## [ASSIGNMENT]
Take the entries below and print, exactly, the stretch from the line containing "Gather a: a^2" through the line containing "Gather r: -4", both included.

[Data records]
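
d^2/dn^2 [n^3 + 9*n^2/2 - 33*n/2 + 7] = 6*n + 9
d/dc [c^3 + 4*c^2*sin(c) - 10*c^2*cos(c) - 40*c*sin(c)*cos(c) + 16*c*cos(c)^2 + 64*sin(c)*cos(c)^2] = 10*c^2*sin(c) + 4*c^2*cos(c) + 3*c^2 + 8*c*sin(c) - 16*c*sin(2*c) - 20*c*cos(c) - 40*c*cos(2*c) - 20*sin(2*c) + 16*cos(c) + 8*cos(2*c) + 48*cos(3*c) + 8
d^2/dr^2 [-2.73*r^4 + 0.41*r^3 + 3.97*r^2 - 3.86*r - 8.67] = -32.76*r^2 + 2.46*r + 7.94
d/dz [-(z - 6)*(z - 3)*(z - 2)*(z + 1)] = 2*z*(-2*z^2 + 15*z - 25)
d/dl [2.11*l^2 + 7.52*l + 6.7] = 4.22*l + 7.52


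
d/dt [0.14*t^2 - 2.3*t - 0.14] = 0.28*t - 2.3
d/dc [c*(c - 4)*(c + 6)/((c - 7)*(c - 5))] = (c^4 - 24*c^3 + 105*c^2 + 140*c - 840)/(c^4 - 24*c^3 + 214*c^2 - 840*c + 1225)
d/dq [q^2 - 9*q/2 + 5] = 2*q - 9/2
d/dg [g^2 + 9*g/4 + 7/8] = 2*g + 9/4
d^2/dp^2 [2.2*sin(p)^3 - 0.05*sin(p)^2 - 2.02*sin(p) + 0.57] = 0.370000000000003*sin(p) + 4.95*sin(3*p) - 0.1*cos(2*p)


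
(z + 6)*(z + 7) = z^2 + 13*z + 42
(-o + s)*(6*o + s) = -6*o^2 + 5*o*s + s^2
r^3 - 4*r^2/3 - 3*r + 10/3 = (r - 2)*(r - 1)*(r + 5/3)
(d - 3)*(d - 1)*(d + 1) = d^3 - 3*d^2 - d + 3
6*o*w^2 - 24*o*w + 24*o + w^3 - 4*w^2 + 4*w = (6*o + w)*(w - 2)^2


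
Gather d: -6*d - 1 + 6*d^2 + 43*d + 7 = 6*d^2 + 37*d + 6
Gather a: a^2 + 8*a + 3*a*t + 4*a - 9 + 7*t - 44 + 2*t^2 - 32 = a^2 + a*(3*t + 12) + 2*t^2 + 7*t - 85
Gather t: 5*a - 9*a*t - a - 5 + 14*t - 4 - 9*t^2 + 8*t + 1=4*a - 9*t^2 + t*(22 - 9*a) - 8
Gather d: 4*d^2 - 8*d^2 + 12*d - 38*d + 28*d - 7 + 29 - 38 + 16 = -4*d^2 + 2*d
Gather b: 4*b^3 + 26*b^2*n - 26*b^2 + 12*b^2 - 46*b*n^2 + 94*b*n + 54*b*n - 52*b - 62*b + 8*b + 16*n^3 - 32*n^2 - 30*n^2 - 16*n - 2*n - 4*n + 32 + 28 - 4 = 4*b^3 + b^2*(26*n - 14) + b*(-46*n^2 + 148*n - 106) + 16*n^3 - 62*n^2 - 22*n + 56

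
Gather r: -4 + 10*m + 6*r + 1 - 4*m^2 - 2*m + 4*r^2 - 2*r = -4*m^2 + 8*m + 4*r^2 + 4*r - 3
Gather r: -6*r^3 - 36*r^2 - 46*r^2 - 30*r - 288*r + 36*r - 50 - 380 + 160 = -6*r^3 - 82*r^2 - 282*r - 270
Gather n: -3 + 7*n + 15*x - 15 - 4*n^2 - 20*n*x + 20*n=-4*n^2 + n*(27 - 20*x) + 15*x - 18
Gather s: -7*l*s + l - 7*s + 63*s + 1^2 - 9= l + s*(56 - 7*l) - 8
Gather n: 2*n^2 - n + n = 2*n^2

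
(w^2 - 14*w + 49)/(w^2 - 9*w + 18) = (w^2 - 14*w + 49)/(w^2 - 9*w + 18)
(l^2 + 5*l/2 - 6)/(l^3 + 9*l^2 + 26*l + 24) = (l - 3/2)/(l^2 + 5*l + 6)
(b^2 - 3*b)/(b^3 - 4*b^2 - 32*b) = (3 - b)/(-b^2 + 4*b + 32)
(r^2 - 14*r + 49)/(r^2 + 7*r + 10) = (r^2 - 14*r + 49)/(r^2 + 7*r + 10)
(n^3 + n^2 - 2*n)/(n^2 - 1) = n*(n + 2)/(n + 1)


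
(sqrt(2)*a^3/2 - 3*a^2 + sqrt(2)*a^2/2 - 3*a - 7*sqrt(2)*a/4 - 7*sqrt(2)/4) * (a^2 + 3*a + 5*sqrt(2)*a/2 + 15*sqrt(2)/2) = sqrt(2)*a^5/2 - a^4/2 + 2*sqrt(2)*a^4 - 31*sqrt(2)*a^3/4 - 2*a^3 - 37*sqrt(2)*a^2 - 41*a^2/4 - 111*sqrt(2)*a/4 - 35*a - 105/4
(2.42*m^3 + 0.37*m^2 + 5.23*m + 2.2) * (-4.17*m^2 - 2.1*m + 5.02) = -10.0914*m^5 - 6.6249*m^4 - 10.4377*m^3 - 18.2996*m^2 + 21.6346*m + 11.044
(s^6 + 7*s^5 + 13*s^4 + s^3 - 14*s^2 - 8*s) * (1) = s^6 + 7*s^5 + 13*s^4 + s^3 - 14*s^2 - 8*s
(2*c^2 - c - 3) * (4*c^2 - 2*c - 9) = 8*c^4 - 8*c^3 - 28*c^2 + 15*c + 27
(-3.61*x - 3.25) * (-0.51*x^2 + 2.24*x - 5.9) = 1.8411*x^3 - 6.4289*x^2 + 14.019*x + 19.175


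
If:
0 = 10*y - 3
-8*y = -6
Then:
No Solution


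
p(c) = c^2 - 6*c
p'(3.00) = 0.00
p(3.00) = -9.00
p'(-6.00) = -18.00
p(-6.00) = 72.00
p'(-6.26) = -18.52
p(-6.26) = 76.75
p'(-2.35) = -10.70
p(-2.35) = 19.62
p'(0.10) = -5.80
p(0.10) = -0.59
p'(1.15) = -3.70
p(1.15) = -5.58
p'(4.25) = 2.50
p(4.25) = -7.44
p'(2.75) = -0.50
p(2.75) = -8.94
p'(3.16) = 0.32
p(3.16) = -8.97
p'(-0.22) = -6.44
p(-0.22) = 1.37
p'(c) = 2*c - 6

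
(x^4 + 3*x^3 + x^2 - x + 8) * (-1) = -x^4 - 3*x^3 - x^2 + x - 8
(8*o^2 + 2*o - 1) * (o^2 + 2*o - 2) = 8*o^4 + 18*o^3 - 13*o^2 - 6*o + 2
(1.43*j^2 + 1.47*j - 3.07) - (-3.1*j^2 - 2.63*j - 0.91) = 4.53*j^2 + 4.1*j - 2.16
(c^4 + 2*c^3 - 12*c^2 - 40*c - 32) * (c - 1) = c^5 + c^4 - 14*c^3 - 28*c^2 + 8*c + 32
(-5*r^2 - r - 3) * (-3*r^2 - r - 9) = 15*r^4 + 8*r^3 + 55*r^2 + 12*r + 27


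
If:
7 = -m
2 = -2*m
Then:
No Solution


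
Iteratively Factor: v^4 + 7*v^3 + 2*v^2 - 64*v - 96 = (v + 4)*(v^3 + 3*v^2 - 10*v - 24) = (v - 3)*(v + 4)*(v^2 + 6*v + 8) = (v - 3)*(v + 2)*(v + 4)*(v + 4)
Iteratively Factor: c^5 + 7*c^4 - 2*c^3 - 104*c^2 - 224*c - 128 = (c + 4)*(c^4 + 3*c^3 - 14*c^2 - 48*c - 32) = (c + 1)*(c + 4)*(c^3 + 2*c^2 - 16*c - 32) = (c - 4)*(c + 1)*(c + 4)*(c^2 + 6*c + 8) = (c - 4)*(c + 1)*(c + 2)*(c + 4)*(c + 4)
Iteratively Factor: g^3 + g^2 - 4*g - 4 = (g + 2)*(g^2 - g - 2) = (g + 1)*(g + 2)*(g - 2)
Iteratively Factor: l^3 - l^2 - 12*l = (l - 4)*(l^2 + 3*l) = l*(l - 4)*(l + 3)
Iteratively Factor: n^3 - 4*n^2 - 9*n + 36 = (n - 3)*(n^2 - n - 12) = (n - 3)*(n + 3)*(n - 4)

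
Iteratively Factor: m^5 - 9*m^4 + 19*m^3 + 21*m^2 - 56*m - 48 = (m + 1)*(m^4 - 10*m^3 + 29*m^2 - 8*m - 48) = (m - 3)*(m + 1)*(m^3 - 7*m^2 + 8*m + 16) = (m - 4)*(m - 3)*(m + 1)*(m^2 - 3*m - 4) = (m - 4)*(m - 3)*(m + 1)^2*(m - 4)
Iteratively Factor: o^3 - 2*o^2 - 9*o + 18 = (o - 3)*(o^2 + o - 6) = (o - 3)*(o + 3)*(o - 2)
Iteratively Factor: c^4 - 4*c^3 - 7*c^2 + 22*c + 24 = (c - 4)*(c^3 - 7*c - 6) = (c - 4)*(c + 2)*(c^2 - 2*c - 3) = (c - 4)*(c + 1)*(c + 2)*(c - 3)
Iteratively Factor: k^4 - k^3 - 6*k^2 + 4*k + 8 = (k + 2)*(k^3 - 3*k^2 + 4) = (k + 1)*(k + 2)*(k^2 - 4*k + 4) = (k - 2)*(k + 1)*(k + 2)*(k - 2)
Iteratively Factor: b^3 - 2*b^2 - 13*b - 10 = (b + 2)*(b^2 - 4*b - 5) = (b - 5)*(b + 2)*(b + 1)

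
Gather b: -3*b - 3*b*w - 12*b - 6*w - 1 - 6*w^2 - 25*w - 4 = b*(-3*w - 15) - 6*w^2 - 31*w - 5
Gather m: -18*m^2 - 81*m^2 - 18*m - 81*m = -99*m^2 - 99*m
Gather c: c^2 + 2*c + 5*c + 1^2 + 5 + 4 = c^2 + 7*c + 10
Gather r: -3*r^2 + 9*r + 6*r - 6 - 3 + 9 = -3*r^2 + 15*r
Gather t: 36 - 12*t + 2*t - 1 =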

## [RESULT FOR THIS EXERCISE]
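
Gather a: a^2 + 8*a + 3*a*t + 4*a - 9 + 7*t - 44 + 2*t^2 - 32 = a^2 + a*(3*t + 12) + 2*t^2 + 7*t - 85
Gather t: 5*a - 9*a*t - a - 5 + 14*t - 4 - 9*t^2 + 8*t + 1=4*a - 9*t^2 + t*(22 - 9*a) - 8
Gather d: 4*d^2 - 8*d^2 + 12*d - 38*d + 28*d - 7 + 29 - 38 + 16 = -4*d^2 + 2*d
Gather b: 4*b^3 + 26*b^2*n - 26*b^2 + 12*b^2 - 46*b*n^2 + 94*b*n + 54*b*n - 52*b - 62*b + 8*b + 16*n^3 - 32*n^2 - 30*n^2 - 16*n - 2*n - 4*n + 32 + 28 - 4 = 4*b^3 + b^2*(26*n - 14) + b*(-46*n^2 + 148*n - 106) + 16*n^3 - 62*n^2 - 22*n + 56

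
Gather r: -4 + 10*m + 6*r + 1 - 4*m^2 - 2*m + 4*r^2 - 2*r = -4*m^2 + 8*m + 4*r^2 + 4*r - 3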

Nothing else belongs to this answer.